● **Exercise aim**
Report every line of the records beneath this task that holds the string "problem".

** Stored data follows **

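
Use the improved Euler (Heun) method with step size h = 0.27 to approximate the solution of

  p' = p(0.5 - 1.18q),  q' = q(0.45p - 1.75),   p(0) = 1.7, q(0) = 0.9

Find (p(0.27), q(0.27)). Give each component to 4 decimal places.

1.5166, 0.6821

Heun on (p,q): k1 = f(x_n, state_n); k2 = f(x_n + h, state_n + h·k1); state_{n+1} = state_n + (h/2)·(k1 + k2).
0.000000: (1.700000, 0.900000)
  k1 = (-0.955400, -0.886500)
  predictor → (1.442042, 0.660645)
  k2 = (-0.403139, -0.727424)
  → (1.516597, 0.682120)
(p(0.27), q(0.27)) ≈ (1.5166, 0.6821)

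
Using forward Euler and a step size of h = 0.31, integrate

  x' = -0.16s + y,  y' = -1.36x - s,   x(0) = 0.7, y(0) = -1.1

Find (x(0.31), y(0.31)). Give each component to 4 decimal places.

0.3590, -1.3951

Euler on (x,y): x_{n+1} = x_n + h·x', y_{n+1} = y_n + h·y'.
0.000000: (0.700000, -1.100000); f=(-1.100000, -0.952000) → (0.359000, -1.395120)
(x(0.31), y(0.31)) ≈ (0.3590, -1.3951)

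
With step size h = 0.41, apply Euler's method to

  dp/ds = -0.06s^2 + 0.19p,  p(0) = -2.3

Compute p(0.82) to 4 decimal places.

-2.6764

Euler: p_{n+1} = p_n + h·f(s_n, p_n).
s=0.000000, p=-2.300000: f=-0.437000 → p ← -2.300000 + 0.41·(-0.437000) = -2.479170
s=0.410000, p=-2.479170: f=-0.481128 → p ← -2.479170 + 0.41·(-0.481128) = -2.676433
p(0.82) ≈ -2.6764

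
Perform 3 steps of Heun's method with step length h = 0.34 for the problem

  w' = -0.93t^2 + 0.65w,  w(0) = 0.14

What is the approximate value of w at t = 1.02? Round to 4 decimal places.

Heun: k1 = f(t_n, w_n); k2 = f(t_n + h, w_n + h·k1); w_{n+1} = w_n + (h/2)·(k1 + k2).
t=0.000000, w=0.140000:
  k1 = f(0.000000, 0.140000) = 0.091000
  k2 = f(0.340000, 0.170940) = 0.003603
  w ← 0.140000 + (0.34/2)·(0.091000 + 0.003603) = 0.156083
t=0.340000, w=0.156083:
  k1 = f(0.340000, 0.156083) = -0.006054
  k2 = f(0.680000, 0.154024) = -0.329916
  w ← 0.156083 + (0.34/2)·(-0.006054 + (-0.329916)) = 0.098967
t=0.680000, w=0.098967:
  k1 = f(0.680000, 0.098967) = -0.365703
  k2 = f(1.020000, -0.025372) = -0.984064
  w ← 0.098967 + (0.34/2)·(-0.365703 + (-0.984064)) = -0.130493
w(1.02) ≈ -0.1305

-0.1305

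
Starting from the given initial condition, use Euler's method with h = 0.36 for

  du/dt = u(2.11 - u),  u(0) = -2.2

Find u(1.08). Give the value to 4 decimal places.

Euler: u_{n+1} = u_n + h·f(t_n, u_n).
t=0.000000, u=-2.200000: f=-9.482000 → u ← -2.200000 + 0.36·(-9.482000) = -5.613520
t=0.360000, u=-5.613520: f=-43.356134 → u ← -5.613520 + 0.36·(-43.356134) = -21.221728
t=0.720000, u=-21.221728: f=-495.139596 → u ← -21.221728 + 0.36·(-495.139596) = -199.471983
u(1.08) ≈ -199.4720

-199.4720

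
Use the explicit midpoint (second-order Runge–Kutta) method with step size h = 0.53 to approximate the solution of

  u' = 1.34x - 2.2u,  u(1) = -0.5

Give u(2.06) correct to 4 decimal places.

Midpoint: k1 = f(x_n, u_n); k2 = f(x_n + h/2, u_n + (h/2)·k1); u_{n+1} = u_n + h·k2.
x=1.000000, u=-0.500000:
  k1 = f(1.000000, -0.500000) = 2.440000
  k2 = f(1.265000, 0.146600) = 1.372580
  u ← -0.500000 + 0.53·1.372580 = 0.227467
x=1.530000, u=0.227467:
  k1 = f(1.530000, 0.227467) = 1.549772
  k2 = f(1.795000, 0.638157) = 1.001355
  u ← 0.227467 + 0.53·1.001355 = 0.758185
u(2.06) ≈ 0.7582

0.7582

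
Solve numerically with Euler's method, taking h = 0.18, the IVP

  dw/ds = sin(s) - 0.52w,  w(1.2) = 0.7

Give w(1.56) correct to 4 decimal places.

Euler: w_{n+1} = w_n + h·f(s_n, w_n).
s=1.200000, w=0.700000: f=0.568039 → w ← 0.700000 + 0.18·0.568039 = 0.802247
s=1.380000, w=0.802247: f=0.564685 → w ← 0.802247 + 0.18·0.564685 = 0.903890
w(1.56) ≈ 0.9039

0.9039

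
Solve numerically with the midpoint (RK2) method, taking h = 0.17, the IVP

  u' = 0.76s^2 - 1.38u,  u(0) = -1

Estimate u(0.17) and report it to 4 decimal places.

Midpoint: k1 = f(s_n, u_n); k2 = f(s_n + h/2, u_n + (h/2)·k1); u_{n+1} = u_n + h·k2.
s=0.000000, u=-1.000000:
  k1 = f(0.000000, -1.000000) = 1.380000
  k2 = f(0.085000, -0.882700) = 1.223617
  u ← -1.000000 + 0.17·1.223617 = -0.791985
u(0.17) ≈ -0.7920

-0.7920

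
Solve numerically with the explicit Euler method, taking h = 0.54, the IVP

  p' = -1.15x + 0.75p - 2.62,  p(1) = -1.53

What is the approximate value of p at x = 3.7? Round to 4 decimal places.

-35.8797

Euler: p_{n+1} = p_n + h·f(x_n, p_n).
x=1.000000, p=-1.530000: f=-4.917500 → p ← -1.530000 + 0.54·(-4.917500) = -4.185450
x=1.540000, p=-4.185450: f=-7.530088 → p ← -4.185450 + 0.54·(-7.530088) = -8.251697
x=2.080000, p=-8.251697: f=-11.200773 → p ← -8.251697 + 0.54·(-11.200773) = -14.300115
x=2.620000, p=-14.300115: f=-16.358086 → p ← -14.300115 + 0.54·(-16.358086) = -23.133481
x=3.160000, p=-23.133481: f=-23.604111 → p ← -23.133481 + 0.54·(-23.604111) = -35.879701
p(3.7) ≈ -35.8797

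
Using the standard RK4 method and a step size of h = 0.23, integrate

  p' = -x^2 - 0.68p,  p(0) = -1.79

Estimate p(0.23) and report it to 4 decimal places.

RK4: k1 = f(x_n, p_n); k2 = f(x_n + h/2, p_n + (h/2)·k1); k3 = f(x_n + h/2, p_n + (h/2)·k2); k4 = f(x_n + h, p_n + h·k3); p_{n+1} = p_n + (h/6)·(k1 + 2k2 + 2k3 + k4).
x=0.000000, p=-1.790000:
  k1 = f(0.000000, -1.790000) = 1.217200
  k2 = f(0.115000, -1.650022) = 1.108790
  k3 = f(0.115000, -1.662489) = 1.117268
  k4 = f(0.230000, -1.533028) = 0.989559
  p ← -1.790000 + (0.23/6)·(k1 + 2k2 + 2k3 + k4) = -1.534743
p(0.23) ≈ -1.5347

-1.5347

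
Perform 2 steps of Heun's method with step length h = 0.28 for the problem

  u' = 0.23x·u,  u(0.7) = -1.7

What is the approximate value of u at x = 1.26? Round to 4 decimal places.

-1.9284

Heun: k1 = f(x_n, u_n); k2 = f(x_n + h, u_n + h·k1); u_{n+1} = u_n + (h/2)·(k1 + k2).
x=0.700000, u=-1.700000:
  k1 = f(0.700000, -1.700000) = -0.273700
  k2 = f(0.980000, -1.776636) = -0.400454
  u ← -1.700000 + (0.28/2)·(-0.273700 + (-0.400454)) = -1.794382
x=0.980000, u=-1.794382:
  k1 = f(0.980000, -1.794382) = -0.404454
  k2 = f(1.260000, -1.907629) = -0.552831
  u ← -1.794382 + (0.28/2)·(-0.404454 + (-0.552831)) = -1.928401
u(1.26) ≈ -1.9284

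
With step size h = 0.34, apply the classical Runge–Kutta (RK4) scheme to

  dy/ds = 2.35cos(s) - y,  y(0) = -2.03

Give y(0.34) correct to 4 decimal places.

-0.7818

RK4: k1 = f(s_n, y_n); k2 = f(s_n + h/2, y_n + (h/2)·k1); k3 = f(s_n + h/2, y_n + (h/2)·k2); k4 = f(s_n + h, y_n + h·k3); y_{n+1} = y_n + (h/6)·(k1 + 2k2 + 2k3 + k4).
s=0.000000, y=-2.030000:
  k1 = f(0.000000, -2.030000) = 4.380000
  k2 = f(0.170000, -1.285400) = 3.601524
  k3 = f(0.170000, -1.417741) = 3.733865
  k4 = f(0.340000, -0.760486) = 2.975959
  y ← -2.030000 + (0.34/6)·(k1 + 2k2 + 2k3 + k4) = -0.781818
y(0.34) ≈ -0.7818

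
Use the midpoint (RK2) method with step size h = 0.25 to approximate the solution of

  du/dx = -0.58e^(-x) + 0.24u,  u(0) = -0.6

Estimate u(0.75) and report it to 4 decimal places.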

** End of Stored data **

● **Output for this exercise**
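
Perform 3 steps of Heun's method with step length h = 0.34 for the problem
Perform 2 steps of Heun's method with step length h = 0.28 for the problem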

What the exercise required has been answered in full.